What to do ::
Write out the stretch of lines below that begins at the line with "Stream 1: 52 C7 B3 6D E3 BE AC" and ends at the line with "Stream 4: 3D BA 9E", including both, exactly as given and nothing more.

Data provided ::
----

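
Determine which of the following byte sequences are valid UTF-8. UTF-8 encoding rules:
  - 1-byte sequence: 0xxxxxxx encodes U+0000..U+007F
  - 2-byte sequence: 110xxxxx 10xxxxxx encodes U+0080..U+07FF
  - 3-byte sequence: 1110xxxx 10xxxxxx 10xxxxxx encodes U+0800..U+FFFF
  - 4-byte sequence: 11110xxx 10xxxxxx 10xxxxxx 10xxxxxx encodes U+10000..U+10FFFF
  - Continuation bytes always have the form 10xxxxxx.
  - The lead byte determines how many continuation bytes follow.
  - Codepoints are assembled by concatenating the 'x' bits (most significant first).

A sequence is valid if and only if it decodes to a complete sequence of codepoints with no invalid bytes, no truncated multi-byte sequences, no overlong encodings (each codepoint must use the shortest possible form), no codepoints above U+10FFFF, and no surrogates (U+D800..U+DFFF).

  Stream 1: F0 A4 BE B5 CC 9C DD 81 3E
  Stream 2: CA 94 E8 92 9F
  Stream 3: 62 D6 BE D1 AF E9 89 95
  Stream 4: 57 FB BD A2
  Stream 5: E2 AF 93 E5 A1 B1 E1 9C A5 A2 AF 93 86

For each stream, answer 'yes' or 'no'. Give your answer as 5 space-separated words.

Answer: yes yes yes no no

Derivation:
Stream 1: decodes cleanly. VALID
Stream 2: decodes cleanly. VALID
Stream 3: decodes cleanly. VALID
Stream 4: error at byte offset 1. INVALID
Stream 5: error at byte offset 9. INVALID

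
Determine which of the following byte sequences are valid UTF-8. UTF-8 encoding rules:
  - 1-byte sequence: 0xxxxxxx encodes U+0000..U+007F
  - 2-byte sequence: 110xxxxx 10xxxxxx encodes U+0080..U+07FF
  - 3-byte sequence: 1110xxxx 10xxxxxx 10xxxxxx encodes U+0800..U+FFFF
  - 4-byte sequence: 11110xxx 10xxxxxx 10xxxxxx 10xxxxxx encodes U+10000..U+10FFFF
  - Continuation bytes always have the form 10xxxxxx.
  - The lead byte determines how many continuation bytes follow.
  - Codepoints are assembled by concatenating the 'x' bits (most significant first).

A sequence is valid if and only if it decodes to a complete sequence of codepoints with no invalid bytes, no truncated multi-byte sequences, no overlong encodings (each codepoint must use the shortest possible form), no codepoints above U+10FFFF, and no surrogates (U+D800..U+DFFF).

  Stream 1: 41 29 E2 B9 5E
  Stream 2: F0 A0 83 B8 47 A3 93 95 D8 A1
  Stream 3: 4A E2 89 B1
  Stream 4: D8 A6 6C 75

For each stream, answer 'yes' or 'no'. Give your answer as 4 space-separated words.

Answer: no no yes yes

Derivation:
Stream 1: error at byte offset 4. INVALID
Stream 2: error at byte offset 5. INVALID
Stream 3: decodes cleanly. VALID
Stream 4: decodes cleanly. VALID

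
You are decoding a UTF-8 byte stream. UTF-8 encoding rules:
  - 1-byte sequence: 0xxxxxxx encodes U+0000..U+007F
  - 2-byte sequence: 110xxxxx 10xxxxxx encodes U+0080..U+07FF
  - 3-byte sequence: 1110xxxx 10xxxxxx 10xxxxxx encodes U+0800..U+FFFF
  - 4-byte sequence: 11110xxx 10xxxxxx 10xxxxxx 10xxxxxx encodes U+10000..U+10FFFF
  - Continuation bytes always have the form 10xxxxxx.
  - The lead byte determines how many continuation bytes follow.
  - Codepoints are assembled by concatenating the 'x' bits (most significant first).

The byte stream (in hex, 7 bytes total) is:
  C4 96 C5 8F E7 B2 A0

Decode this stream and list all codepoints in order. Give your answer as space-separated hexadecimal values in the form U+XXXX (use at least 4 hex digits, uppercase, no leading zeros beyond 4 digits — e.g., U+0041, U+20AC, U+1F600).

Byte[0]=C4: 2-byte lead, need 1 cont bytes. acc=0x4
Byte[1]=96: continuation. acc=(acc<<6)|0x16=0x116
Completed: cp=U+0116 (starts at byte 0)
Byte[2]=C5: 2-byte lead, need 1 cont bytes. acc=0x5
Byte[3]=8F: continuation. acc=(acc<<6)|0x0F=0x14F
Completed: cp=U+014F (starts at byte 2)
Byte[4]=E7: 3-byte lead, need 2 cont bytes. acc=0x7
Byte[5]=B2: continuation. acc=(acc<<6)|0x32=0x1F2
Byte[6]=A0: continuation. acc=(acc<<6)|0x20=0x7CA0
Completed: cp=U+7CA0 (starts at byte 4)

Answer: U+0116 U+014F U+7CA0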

----

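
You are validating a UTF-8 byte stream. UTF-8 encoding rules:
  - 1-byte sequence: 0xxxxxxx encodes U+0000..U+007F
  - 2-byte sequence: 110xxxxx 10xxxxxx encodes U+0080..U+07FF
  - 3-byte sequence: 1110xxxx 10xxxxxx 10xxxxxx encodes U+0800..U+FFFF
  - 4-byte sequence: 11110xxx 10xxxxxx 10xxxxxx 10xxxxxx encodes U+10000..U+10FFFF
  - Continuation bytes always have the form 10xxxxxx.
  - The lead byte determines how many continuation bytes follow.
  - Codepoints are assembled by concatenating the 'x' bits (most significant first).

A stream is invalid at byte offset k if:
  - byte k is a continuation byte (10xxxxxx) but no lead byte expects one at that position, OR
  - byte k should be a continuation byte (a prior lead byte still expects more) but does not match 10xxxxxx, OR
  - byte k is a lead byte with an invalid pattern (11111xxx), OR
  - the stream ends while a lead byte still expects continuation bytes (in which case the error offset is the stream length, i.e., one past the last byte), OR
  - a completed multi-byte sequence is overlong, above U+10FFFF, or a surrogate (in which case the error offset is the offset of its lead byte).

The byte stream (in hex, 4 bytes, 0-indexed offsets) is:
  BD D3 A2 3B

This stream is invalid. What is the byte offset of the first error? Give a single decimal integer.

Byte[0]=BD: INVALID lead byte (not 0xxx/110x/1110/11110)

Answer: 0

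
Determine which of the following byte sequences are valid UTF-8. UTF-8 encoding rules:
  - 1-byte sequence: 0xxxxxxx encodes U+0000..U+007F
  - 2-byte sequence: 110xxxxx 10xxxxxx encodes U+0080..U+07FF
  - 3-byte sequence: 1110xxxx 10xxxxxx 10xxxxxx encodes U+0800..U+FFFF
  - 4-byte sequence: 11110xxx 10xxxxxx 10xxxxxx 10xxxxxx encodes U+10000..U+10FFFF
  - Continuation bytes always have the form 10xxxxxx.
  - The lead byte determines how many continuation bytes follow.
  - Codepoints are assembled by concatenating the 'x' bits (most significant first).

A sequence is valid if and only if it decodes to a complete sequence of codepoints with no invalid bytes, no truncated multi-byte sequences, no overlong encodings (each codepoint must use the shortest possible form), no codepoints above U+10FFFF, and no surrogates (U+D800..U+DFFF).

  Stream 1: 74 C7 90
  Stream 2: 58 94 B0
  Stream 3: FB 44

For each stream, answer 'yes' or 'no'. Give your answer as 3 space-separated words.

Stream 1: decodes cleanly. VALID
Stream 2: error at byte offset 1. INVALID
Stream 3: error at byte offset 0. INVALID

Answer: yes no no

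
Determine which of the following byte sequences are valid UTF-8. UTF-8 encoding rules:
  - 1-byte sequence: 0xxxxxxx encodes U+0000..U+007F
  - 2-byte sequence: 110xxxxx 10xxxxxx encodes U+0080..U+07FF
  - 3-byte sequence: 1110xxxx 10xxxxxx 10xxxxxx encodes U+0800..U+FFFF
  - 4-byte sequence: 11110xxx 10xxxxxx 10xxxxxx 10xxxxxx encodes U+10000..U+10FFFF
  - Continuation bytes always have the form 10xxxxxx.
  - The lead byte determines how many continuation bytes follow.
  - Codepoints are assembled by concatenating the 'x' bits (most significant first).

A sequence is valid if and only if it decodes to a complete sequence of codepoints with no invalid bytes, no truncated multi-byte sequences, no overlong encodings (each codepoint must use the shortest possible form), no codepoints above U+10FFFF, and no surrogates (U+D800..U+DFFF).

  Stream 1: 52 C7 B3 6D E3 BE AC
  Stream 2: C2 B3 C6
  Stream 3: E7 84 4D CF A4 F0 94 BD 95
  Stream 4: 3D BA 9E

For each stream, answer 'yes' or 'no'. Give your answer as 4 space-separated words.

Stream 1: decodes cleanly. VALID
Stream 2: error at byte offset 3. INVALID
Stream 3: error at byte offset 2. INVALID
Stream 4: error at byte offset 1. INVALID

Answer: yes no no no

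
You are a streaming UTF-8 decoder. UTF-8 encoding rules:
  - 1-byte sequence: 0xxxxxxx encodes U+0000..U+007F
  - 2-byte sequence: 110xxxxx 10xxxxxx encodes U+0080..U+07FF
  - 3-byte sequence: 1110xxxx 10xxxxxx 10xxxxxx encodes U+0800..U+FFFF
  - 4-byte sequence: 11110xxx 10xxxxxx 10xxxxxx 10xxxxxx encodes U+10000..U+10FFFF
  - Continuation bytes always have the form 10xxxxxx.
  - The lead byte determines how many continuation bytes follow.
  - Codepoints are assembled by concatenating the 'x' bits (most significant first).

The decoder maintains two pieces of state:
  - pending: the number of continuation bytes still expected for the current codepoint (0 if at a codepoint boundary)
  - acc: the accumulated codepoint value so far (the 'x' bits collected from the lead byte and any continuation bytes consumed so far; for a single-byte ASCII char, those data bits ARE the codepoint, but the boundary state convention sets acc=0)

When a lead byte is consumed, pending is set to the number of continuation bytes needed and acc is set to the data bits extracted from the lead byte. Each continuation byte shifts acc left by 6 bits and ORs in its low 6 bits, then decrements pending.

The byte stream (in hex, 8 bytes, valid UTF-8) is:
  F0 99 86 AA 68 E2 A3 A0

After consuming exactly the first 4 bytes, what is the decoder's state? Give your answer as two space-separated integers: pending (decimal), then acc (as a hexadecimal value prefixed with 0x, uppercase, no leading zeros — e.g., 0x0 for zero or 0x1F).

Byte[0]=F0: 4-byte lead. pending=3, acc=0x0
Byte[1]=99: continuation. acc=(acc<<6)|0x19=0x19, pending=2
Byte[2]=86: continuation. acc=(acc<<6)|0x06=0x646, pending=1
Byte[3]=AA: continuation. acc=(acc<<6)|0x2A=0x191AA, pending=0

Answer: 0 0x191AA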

----

Output of the exercise ::
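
  Stream 1: 52 C7 B3 6D E3 BE AC
  Stream 2: C2 B3 C6
  Stream 3: E7 84 4D CF A4 F0 94 BD 95
  Stream 4: 3D BA 9E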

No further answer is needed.